Data in this exercise below:
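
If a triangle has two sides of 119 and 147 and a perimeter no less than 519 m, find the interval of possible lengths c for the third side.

253 ≤ c < 266

Triangle inequality alone gives 28 < c < 266.
The perimeter condition gives c ≥ 519 − 119 − 147 = 253.
Intersecting the two: 253 ≤ c < 266.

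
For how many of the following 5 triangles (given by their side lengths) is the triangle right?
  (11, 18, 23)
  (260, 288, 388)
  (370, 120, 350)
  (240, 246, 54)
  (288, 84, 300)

4

(11,18,23): 11²+18² = 445 < 529 = 23² → obtuse
(260,288,388): 260²+288² = 150544 = 388² → right
(370,120,350): 120²+350² = 136900 = 370² → right
(240,246,54): 54²+240² = 60516 = 246² → right
(288,84,300): 84²+288² = 90000 = 300² → right
4 of the 5 are right.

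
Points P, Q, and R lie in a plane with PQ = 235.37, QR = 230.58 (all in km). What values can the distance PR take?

4.79 ≤ PR ≤ 465.95 km

By the triangle inequality, |235.37 − 230.58| ≤ PR ≤ 235.37 + 230.58.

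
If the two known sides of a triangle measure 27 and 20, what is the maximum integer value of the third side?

The third side must be strictly less than 27 + 20 = 47.
The largest integer below 47 is 46.

46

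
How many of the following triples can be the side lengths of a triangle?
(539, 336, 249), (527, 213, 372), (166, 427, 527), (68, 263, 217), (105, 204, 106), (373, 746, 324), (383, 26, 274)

(249,336,539): 249+336 > 539 → valid
(213,372,527): 213+372 > 527 → valid
(166,427,527): 166+427 > 527 → valid
(68,217,263): 68+217 > 263 → valid
(105,106,204): 105+106 > 204 → valid
(324,373,746): 324+373 ≤ 746 → not valid
(26,274,383): 26+274 ≤ 383 → not valid
5 of the 7 triples form a triangle.

5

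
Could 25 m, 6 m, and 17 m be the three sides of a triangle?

No

The longest side is 25, but the other two sum to only 23.
23 < 25, so the triangle inequality fails.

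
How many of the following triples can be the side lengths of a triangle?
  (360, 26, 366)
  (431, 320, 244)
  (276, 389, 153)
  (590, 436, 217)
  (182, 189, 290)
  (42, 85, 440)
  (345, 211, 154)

(26,360,366): 26+360 > 366 → valid
(244,320,431): 244+320 > 431 → valid
(153,276,389): 153+276 > 389 → valid
(217,436,590): 217+436 > 590 → valid
(182,189,290): 182+189 > 290 → valid
(42,85,440): 42+85 ≤ 440 → not valid
(154,211,345): 154+211 > 345 → valid
6 of the 7 triples form a triangle.

6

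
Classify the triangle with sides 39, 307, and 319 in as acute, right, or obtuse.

Compare the square of the longest side to the sum of squares of the other two: 39² + 307² = 95770 < 101761 = 319².

obtuse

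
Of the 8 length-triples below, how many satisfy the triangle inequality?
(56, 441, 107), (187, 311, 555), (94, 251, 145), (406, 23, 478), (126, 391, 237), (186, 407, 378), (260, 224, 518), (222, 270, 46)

(56,107,441): 56+107 ≤ 441 → not valid
(187,311,555): 187+311 ≤ 555 → not valid
(94,145,251): 94+145 ≤ 251 → not valid
(23,406,478): 23+406 ≤ 478 → not valid
(126,237,391): 126+237 ≤ 391 → not valid
(186,378,407): 186+378 > 407 → valid
(224,260,518): 224+260 ≤ 518 → not valid
(46,222,270): 46+222 ≤ 270 → not valid
1 of the 8 triples forms a triangle.

1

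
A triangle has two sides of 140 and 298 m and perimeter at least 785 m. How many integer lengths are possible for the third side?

Triangle inequality: 158 < x < 438. Perimeter ≥ 785 gives x ≥ 785 − 140 − 298 = 347.
So 347 ≤ x < 438; integers 347 through 437: 91 values.

91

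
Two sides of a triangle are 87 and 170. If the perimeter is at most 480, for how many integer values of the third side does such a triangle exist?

140

Triangle inequality: 83 < x < 257. Perimeter ≤ 480 gives x ≤ 480 − 87 − 170 = 223.
So 83 < x ≤ 223; integers 84 through 223: 140 values.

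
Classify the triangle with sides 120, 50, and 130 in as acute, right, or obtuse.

right

Compare the square of the longest side to the sum of squares of the other two: 50² + 120² = 16900 = 130².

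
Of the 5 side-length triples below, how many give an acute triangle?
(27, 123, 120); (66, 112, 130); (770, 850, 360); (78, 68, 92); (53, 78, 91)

2

(27,123,120): 27²+120² = 15129 = 123² → right
(66,112,130): 66²+112² = 16900 = 130² → right
(770,850,360): 360²+770² = 722500 = 850² → right
(78,68,92): 68²+78² = 10708 > 8464 = 92² → acute
(53,78,91): 53²+78² = 8893 > 8281 = 91² → acute
2 of the 5 are acute.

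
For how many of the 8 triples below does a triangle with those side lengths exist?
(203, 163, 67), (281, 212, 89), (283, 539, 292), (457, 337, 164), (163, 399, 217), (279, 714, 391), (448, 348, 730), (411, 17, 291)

(67,163,203): 67+163 > 203 → valid
(89,212,281): 89+212 > 281 → valid
(283,292,539): 283+292 > 539 → valid
(164,337,457): 164+337 > 457 → valid
(163,217,399): 163+217 ≤ 399 → not valid
(279,391,714): 279+391 ≤ 714 → not valid
(348,448,730): 348+448 > 730 → valid
(17,291,411): 17+291 ≤ 411 → not valid
5 of the 8 triples form a triangle.

5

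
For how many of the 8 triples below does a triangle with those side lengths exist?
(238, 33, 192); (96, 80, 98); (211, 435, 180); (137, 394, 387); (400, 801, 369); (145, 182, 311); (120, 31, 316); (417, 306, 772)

(33,192,238): 33+192 ≤ 238 → not valid
(80,96,98): 80+96 > 98 → valid
(180,211,435): 180+211 ≤ 435 → not valid
(137,387,394): 137+387 > 394 → valid
(369,400,801): 369+400 ≤ 801 → not valid
(145,182,311): 145+182 > 311 → valid
(31,120,316): 31+120 ≤ 316 → not valid
(306,417,772): 306+417 ≤ 772 → not valid
3 of the 8 triples form a triangle.

3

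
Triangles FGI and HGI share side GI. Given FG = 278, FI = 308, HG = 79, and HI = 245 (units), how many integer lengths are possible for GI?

From triangle FGI: 30 < GI < 586.
From triangle HGI: 166 < GI < 324.
Intersection: 166 < GI < 324, so integers 167 through 323: 157 values.

157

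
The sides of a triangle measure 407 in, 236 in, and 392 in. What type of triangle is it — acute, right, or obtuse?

acute

Compare the square of the longest side to the sum of squares of the other two: 236² + 392² = 209360 > 165649 = 407².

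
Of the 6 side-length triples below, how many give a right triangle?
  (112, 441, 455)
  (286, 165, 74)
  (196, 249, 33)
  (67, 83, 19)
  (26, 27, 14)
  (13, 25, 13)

1

(112,441,455): 112²+441² = 207025 = 455² → right
(286,165,74): 74+165 ≤ 286, not a triangle
(196,249,33): 33+196 ≤ 249, not a triangle
(67,83,19): 19²+67² = 4850 < 6889 = 83² → obtuse
(26,27,14): 14²+26² = 872 > 729 = 27² → acute
(13,25,13): 13²+13² = 338 < 625 = 25² → obtuse
1 of the 6 is right.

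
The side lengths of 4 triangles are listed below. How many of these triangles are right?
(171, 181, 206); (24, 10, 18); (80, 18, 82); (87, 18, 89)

1

(171,181,206): 171²+181² = 62002 > 42436 = 206² → acute
(24,10,18): 10²+18² = 424 < 576 = 24² → obtuse
(80,18,82): 18²+80² = 6724 = 82² → right
(87,18,89): 18²+87² = 7893 < 7921 = 89² → obtuse
1 of the 4 is right.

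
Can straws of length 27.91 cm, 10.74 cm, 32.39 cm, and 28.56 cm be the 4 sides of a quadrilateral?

Yes

A quadrilateral exists iff every side is shorter than the sum of the others — equivalently, the longest side is less than the sum of the rest.
Longest side 32.39 < 67.21 (sum of the remaining 3), so yes.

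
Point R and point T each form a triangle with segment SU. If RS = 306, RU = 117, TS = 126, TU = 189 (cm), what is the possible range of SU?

189 < SU < 315

From triangle RSU: |306 − 117| < SU < 306 + 117, i.e. 189 < SU < 423.
From triangle TSU: 63 < SU < 315.
Both must hold, so SU lies in the intersection.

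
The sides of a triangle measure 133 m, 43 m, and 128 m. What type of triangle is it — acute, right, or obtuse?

Compare the square of the longest side to the sum of squares of the other two: 43² + 128² = 18233 > 17689 = 133².

acute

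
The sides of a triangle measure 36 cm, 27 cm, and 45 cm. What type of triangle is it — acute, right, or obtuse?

right

Compare the square of the longest side to the sum of squares of the other two: 27² + 36² = 2025 = 45².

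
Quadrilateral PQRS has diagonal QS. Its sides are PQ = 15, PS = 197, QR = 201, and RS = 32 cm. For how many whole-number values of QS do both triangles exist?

From triangle PQS: 182 < QS < 212.
From triangle RQS: 169 < QS < 233.
Intersection: 182 < QS < 212, so integers 183 through 211: 29 values.

29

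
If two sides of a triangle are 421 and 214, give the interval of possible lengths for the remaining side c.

By the triangle inequality, c must be less than 421 + 214 = 635 and greater than |421 − 214| = 207.

207 < c < 635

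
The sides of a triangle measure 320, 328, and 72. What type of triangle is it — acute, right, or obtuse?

right

Compare the square of the longest side to the sum of squares of the other two: 72² + 320² = 107584 = 328².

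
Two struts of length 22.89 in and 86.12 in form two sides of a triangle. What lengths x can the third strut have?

By the triangle inequality, x must be less than 22.89 + 86.12 = 109.01 and greater than |22.89 − 86.12| = 63.23.

63.23 < x < 109.01 (in)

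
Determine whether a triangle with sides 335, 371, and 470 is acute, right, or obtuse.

Compare the square of the longest side to the sum of squares of the other two: 335² + 371² = 249866 > 220900 = 470².

acute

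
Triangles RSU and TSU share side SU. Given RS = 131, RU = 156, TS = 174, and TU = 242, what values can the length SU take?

68 < SU < 287

From triangle RSU: |131 − 156| < SU < 131 + 156, i.e. 25 < SU < 287.
From triangle TSU: 68 < SU < 416.
Both must hold, so SU lies in the intersection.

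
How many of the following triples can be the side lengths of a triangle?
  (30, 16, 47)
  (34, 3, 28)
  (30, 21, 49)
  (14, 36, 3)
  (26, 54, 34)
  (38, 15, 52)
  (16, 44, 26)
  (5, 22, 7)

3

(16,30,47): 16+30 ≤ 47 → not valid
(3,28,34): 3+28 ≤ 34 → not valid
(21,30,49): 21+30 > 49 → valid
(3,14,36): 3+14 ≤ 36 → not valid
(26,34,54): 26+34 > 54 → valid
(15,38,52): 15+38 > 52 → valid
(16,26,44): 16+26 ≤ 44 → not valid
(5,7,22): 5+7 ≤ 22 → not valid
3 of the 8 triples form a triangle.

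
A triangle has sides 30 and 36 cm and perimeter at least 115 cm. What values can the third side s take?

Triangle inequality alone gives 6 < s < 66.
The perimeter condition gives s ≥ 115 − 30 − 36 = 49.
Intersecting the two: 49 ≤ s < 66.

49 ≤ s < 66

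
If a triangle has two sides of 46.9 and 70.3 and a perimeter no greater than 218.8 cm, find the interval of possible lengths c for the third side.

Triangle inequality alone gives 23.4 < c < 117.2.
The perimeter condition gives c ≤ 218.8 − 46.9 − 70.3 = 101.6.
Intersecting the two: 23.4 < c ≤ 101.6.

23.4 < c ≤ 101.6 cm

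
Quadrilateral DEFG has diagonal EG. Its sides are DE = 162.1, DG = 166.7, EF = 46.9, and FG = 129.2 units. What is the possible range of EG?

From triangle DEG: |162.1 − 166.7| < EG < 162.1 + 166.7, i.e. 4.6 < EG < 328.8.
From triangle FEG: 82.3 < EG < 176.1.
Both must hold, so EG lies in the intersection.

82.3 < EG < 176.1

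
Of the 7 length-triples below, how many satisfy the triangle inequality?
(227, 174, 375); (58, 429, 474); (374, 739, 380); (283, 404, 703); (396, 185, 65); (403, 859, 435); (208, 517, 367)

4

(174,227,375): 174+227 > 375 → valid
(58,429,474): 58+429 > 474 → valid
(374,380,739): 374+380 > 739 → valid
(283,404,703): 283+404 ≤ 703 → not valid
(65,185,396): 65+185 ≤ 396 → not valid
(403,435,859): 403+435 ≤ 859 → not valid
(208,367,517): 208+367 > 517 → valid
4 of the 7 triples form a triangle.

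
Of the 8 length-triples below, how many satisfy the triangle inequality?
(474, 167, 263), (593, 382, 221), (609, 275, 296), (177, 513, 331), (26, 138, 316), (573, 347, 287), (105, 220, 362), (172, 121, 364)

2

(167,263,474): 167+263 ≤ 474 → not valid
(221,382,593): 221+382 > 593 → valid
(275,296,609): 275+296 ≤ 609 → not valid
(177,331,513): 177+331 ≤ 513 → not valid
(26,138,316): 26+138 ≤ 316 → not valid
(287,347,573): 287+347 > 573 → valid
(105,220,362): 105+220 ≤ 362 → not valid
(121,172,364): 121+172 ≤ 364 → not valid
2 of the 8 triples form a triangle.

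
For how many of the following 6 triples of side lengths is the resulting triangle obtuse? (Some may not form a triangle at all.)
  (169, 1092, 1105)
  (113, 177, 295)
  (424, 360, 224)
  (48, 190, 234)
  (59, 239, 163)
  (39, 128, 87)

(169,1092,1105): 169²+1092² = 1221025 = 1105² → right
(113,177,295): 113+177 ≤ 295, not a triangle
(424,360,224): 224²+360² = 179776 = 424² → right
(48,190,234): 48²+190² = 38404 < 54756 = 234² → obtuse
(59,239,163): 59+163 ≤ 239, not a triangle
(39,128,87): 39+87 ≤ 128, not a triangle
1 of the 6 is obtuse.

1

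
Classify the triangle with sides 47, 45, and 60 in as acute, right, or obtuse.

acute

Compare the square of the longest side to the sum of squares of the other two: 45² + 47² = 4234 > 3600 = 60².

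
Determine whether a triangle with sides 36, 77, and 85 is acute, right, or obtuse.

Compare the square of the longest side to the sum of squares of the other two: 36² + 77² = 7225 = 85².

right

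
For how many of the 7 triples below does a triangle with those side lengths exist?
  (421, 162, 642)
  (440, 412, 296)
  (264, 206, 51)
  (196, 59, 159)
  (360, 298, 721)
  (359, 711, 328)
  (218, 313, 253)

3

(162,421,642): 162+421 ≤ 642 → not valid
(296,412,440): 296+412 > 440 → valid
(51,206,264): 51+206 ≤ 264 → not valid
(59,159,196): 59+159 > 196 → valid
(298,360,721): 298+360 ≤ 721 → not valid
(328,359,711): 328+359 ≤ 711 → not valid
(218,253,313): 218+253 > 313 → valid
3 of the 7 triples form a triangle.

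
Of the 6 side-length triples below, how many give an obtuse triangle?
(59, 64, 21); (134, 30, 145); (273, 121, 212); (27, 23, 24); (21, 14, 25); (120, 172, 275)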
End of Data in this exercise.
**Exercise goal**. Copy exactly the lines that run from the first line of the data to the line containing "(240, 246, 54)", please, with both ends included and nothing else.

**Task answer**.
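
If a triangle has two sides of 119 and 147 and a perimeter no less than 519 m, find the interval of possible lengths c for the third side.

253 ≤ c < 266

Triangle inequality alone gives 28 < c < 266.
The perimeter condition gives c ≥ 519 − 119 − 147 = 253.
Intersecting the two: 253 ≤ c < 266.

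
For how many of the following 5 triangles (given by their side lengths) is the triangle right?
  (11, 18, 23)
  (260, 288, 388)
  (370, 120, 350)
  (240, 246, 54)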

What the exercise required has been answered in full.